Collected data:
BEGIN

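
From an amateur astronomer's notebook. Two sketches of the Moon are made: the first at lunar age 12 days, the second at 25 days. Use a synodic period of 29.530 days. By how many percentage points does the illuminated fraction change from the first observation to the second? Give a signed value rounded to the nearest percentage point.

-70 pp

θ₁ = 360° × 12/29.530 = 146.3°, f₁ = (1 − cos θ₁)/2 = 0.916.
θ₂ = 360° × 25/29.530 = 304.8°, f₂ = (1 − cos θ₂)/2 = 0.215.
Change = f₂ − f₁ = -0.701 → -70 percentage points.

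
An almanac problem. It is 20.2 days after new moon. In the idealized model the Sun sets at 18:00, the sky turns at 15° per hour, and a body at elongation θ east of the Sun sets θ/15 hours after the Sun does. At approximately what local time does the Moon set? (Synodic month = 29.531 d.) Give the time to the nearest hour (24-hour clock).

10:00

The Moon has covered 20.2/29.531 of its cycle, so θ ≈ 360° × 20.2/29.531 = 246.2°.
The Moon trails the Sun by θ/15 = 246.2/15 ≈ 16.42 hours.
18:00 + 16.42 h ≈ 10:25 → 10:00 to the nearest hour.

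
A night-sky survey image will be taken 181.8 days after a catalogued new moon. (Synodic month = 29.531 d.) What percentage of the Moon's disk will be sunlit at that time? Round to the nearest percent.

Reduce mod P: 181.8 − 6×29.531 = 4.61 d into the current lunation.
Elongation θ = 360° × 4.61/29.531 ≈ 56.2°.
cos 56.2° = 0.556, so f = (1 − 0.556)/2 = 0.222, so 22%.

22%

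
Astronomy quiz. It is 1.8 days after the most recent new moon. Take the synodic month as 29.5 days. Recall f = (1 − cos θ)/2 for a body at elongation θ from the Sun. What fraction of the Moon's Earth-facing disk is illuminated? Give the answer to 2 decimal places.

Elongation θ = 360° × 1.8/29.5 ≈ 22.0°.
Illuminated fraction = (1 − cos 22.0°)/2 = (1 − 0.927)/2 ≈ 0.036.

0.04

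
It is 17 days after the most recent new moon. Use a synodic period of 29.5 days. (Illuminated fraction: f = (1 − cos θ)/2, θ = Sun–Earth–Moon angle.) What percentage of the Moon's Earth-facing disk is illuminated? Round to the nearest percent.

The Moon has covered 17/29.5 of its cycle, so θ ≈ 360° × 17/29.5 = 207.5°.
cos 207.5° = (-0.887), so f = (1 − (-0.887))/2 = 0.944, so 94%.

94%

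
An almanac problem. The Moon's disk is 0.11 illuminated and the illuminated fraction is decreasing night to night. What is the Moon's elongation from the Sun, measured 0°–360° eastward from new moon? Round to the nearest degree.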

END

§ TASK INSTRUCTIONS: Return the data in its entirety, exactly as given.

§ ANSWER:
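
From an amateur astronomer's notebook. Two sketches of the Moon are made: the first at lunar age 12 days, the second at 25 days. Use a synodic period of 29.530 days. By how many percentage points does the illuminated fraction change from the first observation to the second? Give a signed value rounded to the nearest percentage point.

-70 pp

θ₁ = 360° × 12/29.530 = 146.3°, f₁ = (1 − cos θ₁)/2 = 0.916.
θ₂ = 360° × 25/29.530 = 304.8°, f₂ = (1 − cos θ₂)/2 = 0.215.
Change = f₂ − f₁ = -0.701 → -70 percentage points.

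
An almanac problem. It is 20.2 days after new moon. In the idealized model the Sun sets at 18:00, the sky turns at 15° per hour, and a body at elongation θ east of the Sun sets θ/15 hours after the Sun does. At approximately what local time does the Moon set? (Synodic month = 29.531 d.) Give the time to the nearest hour (24-hour clock).

10:00

The Moon has covered 20.2/29.531 of its cycle, so θ ≈ 360° × 20.2/29.531 = 246.2°.
The Moon trails the Sun by θ/15 = 246.2/15 ≈ 16.42 hours.
18:00 + 16.42 h ≈ 10:25 → 10:00 to the nearest hour.

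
A night-sky survey image will be taken 181.8 days after a catalogued new moon. (Synodic month = 29.531 d.) What percentage of the Moon's disk will be sunlit at that time? Round to the nearest percent.

Reduce mod P: 181.8 − 6×29.531 = 4.61 d into the current lunation.
Elongation θ = 360° × 4.61/29.531 ≈ 56.2°.
cos 56.2° = 0.556, so f = (1 − 0.556)/2 = 0.222, so 22%.

22%

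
Astronomy quiz. It is 1.8 days after the most recent new moon. Take the synodic month as 29.5 days. Recall f = (1 − cos θ)/2 for a body at elongation θ from the Sun. What fraction of the Moon's Earth-facing disk is illuminated? Give the answer to 2 decimal places.

Elongation θ = 360° × 1.8/29.5 ≈ 22.0°.
Illuminated fraction = (1 − cos 22.0°)/2 = (1 − 0.927)/2 ≈ 0.036.

0.04

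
It is 17 days after the most recent new moon. Use a synodic period of 29.5 days. (Illuminated fraction: f = (1 − cos θ)/2, θ = Sun–Earth–Moon angle.) What percentage of the Moon's Earth-facing disk is illuminated? Round to the nearest percent.

The Moon has covered 17/29.5 of its cycle, so θ ≈ 360° × 17/29.5 = 207.5°.
cos 207.5° = (-0.887), so f = (1 − (-0.887))/2 = 0.944, so 94%.

94%

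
An almanac problem. The Moon's disk is 0.11 illuminated and the illuminated fraction is decreasing night to night. What is the Moon's elongation from the Sun, measured 0°–360° eastward from new moon? Round to the nearest degree.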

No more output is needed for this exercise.